Listed entries:

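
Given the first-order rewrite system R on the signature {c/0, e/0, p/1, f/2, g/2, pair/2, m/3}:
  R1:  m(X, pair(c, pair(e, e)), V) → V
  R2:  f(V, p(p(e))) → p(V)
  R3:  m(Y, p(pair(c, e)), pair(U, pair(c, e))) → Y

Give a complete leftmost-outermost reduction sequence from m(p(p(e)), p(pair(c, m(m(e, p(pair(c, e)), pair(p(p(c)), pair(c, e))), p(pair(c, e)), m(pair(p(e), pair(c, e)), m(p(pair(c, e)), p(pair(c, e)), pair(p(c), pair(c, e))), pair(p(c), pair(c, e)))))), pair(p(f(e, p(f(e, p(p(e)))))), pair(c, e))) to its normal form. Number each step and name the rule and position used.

1. m(p(p(e)), p(pair(c, m(m(e, p(pair(c, e)), pair(p(p(c)), pair(c, e))), p(pair(c, e)), m(pair(p(e), pair(c, e)), m(p(pair(c, e)), p(pair(c, e)), pair(p(c), pair(c, e))), pair(p(c), pair(c, e)))))), pair(p(f(e, p(f(e, p(p(e)))))), pair(c, e)))  →  m(p(p(e)), p(pair(c, m(e, p(pair(c, e)), m(pair(p(e), pair(c, e)), m(p(pair(c, e)), p(pair(c, e)), pair(p(c), pair(c, e))), pair(p(c), pair(c, e)))))), pair(p(f(e, p(f(e, p(p(e)))))), pair(c, e)))   [R3 at 2.1.2.1]
2. m(p(p(e)), p(pair(c, m(e, p(pair(c, e)), m(pair(p(e), pair(c, e)), m(p(pair(c, e)), p(pair(c, e)), pair(p(c), pair(c, e))), pair(p(c), pair(c, e)))))), pair(p(f(e, p(f(e, p(p(e)))))), pair(c, e)))  →  m(p(p(e)), p(pair(c, m(e, p(pair(c, e)), m(pair(p(e), pair(c, e)), p(pair(c, e)), pair(p(c), pair(c, e)))))), pair(p(f(e, p(f(e, p(p(e)))))), pair(c, e)))   [R3 at 2.1.2.3.2]
3. m(p(p(e)), p(pair(c, m(e, p(pair(c, e)), m(pair(p(e), pair(c, e)), p(pair(c, e)), pair(p(c), pair(c, e)))))), pair(p(f(e, p(f(e, p(p(e)))))), pair(c, e)))  →  m(p(p(e)), p(pair(c, m(e, p(pair(c, e)), pair(p(e), pair(c, e))))), pair(p(f(e, p(f(e, p(p(e)))))), pair(c, e)))   [R3 at 2.1.2.3]
4. m(p(p(e)), p(pair(c, m(e, p(pair(c, e)), pair(p(e), pair(c, e))))), pair(p(f(e, p(f(e, p(p(e)))))), pair(c, e)))  →  m(p(p(e)), p(pair(c, e)), pair(p(f(e, p(f(e, p(p(e)))))), pair(c, e)))   [R3 at 2.1.2]
5. m(p(p(e)), p(pair(c, e)), pair(p(f(e, p(f(e, p(p(e)))))), pair(c, e)))  →  p(p(e))   [R3 at ε]

p(p(e))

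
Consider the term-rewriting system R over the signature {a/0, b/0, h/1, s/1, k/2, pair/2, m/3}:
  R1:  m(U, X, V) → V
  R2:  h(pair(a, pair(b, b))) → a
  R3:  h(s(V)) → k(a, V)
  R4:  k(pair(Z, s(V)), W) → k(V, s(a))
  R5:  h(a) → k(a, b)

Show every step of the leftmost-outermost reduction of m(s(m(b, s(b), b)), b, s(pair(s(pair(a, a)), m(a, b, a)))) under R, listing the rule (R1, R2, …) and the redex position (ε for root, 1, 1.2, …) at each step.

s(pair(s(pair(a, a)), a))

1. m(s(m(b, s(b), b)), b, s(pair(s(pair(a, a)), m(a, b, a))))  →  s(pair(s(pair(a, a)), m(a, b, a)))   [R1 at ε]
2. s(pair(s(pair(a, a)), m(a, b, a)))  →  s(pair(s(pair(a, a)), a))   [R1 at 1.2]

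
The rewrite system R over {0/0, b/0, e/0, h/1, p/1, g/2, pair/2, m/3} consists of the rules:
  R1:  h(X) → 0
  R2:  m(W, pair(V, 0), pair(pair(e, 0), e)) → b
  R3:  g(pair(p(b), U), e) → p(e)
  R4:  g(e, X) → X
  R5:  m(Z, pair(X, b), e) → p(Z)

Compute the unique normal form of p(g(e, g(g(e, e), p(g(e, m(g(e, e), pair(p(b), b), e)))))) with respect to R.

1. p(g(e, g(g(e, e), p(g(e, m(g(e, e), pair(p(b), b), e))))))  →  p(g(g(e, e), p(g(e, m(g(e, e), pair(p(b), b), e)))))   [R4 at 1]
2. p(g(g(e, e), p(g(e, m(g(e, e), pair(p(b), b), e)))))  →  p(g(e, p(g(e, m(g(e, e), pair(p(b), b), e)))))   [R4 at 1.1]
3. p(g(e, p(g(e, m(g(e, e), pair(p(b), b), e)))))  →  p(p(g(e, m(g(e, e), pair(p(b), b), e))))   [R4 at 1]
4. p(p(g(e, m(g(e, e), pair(p(b), b), e))))  →  p(p(m(g(e, e), pair(p(b), b), e)))   [R4 at 1.1]
5. p(p(m(g(e, e), pair(p(b), b), e)))  →  p(p(p(g(e, e))))   [R5 at 1.1]
6. p(p(p(g(e, e))))  →  p(p(p(e)))   [R4 at 1.1.1]

p(p(p(e)))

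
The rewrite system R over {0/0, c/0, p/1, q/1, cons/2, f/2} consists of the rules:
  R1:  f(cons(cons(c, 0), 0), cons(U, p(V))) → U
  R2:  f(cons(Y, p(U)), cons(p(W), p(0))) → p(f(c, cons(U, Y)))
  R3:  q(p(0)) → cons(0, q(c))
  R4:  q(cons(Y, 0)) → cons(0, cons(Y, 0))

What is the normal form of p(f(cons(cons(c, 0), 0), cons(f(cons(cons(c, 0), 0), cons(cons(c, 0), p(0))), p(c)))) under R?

1. p(f(cons(cons(c, 0), 0), cons(f(cons(cons(c, 0), 0), cons(cons(c, 0), p(0))), p(c))))  →  p(f(cons(cons(c, 0), 0), cons(cons(c, 0), p(0))))   [R1 at 1]
2. p(f(cons(cons(c, 0), 0), cons(cons(c, 0), p(0))))  →  p(cons(c, 0))   [R1 at 1]

p(cons(c, 0))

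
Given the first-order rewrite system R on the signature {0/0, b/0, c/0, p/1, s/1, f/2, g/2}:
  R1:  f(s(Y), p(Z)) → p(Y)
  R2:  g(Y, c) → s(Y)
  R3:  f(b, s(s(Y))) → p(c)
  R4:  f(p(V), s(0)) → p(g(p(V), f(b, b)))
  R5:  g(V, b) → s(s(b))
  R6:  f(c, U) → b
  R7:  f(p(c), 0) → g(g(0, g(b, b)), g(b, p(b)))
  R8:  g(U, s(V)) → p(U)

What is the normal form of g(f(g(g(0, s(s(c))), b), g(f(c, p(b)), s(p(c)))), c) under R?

1. g(f(g(g(0, s(s(c))), b), g(f(c, p(b)), s(p(c)))), c)  →  s(f(g(g(0, s(s(c))), b), g(f(c, p(b)), s(p(c)))))   [R2 at ε]
2. s(f(g(g(0, s(s(c))), b), g(f(c, p(b)), s(p(c)))))  →  s(f(s(s(b)), g(f(c, p(b)), s(p(c)))))   [R5 at 1.1]
3. s(f(s(s(b)), g(f(c, p(b)), s(p(c)))))  →  s(f(s(s(b)), p(f(c, p(b)))))   [R8 at 1.2]
4. s(f(s(s(b)), p(f(c, p(b)))))  →  s(p(s(b)))   [R1 at 1]

s(p(s(b)))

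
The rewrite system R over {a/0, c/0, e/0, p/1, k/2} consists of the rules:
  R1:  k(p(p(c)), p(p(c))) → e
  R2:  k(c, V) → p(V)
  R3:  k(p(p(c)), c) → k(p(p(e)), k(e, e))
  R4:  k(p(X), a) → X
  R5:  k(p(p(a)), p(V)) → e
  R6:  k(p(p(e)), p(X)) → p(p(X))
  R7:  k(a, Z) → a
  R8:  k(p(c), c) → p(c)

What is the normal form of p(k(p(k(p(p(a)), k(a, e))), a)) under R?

1. p(k(p(k(p(p(a)), k(a, e))), a))  →  p(k(p(p(a)), k(a, e)))   [R4 at 1]
2. p(k(p(p(a)), k(a, e)))  →  p(k(p(p(a)), a))   [R7 at 1.2]
3. p(k(p(p(a)), a))  →  p(p(a))   [R4 at 1]

p(p(a))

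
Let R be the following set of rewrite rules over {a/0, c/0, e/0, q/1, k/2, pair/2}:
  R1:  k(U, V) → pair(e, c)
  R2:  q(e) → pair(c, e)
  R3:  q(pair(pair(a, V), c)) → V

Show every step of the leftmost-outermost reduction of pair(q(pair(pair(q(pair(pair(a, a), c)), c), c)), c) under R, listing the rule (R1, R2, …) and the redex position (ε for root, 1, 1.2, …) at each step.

1. pair(q(pair(pair(q(pair(pair(a, a), c)), c), c)), c)  →  pair(q(pair(pair(a, c), c)), c)   [R3 at 1.1.1.1]
2. pair(q(pair(pair(a, c), c)), c)  →  pair(c, c)   [R3 at 1]

pair(c, c)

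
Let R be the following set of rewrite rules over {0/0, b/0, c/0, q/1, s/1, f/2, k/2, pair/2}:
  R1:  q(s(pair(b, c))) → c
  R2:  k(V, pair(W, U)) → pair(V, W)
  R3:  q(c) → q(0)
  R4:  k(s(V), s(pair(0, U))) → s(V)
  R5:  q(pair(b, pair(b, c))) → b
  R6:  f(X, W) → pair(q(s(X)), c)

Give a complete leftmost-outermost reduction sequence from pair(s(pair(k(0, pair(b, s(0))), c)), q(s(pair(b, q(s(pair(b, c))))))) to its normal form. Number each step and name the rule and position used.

pair(s(pair(pair(0, b), c)), c)

1. pair(s(pair(k(0, pair(b, s(0))), c)), q(s(pair(b, q(s(pair(b, c)))))))  →  pair(s(pair(pair(0, b), c)), q(s(pair(b, q(s(pair(b, c)))))))   [R2 at 1.1.1]
2. pair(s(pair(pair(0, b), c)), q(s(pair(b, q(s(pair(b, c)))))))  →  pair(s(pair(pair(0, b), c)), q(s(pair(b, c))))   [R1 at 2.1.1.2]
3. pair(s(pair(pair(0, b), c)), q(s(pair(b, c))))  →  pair(s(pair(pair(0, b), c)), c)   [R1 at 2]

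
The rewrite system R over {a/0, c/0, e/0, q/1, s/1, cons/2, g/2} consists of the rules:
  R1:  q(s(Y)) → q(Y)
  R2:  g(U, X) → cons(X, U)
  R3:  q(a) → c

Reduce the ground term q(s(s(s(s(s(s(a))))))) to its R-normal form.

1. q(s(s(s(s(s(s(a)))))))  →  q(s(s(s(s(s(a))))))   [R1 at ε]
2. q(s(s(s(s(s(a))))))  →  q(s(s(s(s(a)))))   [R1 at ε]
3. q(s(s(s(s(a)))))  →  q(s(s(s(a))))   [R1 at ε]
4. q(s(s(s(a))))  →  q(s(s(a)))   [R1 at ε]
5. q(s(s(a)))  →  q(s(a))   [R1 at ε]
6. q(s(a))  →  q(a)   [R1 at ε]
7. q(a)  →  c   [R3 at ε]

c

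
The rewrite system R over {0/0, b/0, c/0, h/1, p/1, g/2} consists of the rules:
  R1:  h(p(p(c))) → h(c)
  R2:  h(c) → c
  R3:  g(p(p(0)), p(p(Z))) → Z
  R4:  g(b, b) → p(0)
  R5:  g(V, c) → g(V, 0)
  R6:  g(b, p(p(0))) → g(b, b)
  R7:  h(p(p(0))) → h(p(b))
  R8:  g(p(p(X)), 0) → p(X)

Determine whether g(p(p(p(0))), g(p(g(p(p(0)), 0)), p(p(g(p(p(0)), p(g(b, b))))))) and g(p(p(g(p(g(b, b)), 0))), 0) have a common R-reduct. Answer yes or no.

yes — NF(t₁) = p(p(0)), NF(t₂) = p(p(0))

Reduce t₁ = g(p(p(p(0))), g(p(g(p(p(0)), 0)), p(p(g(p(p(0)), p(g(b, b))))))):
1. g(p(p(p(0))), g(p(g(p(p(0)), 0)), p(p(g(p(p(0)), p(g(b, b)))))))  →  g(p(p(p(0))), g(p(p(0)), p(p(g(p(p(0)), p(g(b, b)))))))   [R8 at 2.1.1]
2. g(p(p(p(0))), g(p(p(0)), p(p(g(p(p(0)), p(g(b, b)))))))  →  g(p(p(p(0))), g(p(p(0)), p(g(b, b))))   [R3 at 2]
3. g(p(p(p(0))), g(p(p(0)), p(g(b, b))))  →  g(p(p(p(0))), g(p(p(0)), p(p(0))))   [R4 at 2.2.1]
4. g(p(p(p(0))), g(p(p(0)), p(p(0))))  →  g(p(p(p(0))), 0)   [R3 at 2]
5. g(p(p(p(0))), 0)  →  p(p(0))   [R8 at ε]

Reduce t₂ = g(p(p(g(p(g(b, b)), 0))), 0):
1. g(p(p(g(p(g(b, b)), 0))), 0)  →  p(g(p(g(b, b)), 0))   [R8 at ε]
2. p(g(p(g(b, b)), 0))  →  p(g(p(p(0)), 0))   [R4 at 1.1.1]
3. p(g(p(p(0)), 0))  →  p(p(0))   [R8 at 1]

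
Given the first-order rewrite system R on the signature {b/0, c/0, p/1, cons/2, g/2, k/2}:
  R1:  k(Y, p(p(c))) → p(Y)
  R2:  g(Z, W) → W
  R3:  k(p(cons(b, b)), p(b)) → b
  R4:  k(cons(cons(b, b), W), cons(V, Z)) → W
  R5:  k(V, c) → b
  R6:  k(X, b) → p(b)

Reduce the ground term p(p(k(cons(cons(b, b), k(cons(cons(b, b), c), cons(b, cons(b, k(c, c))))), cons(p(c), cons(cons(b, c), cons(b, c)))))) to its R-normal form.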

Task statement:
Go through the entries above and count the lines containing the string "rules". Give only that number.

Task response:
7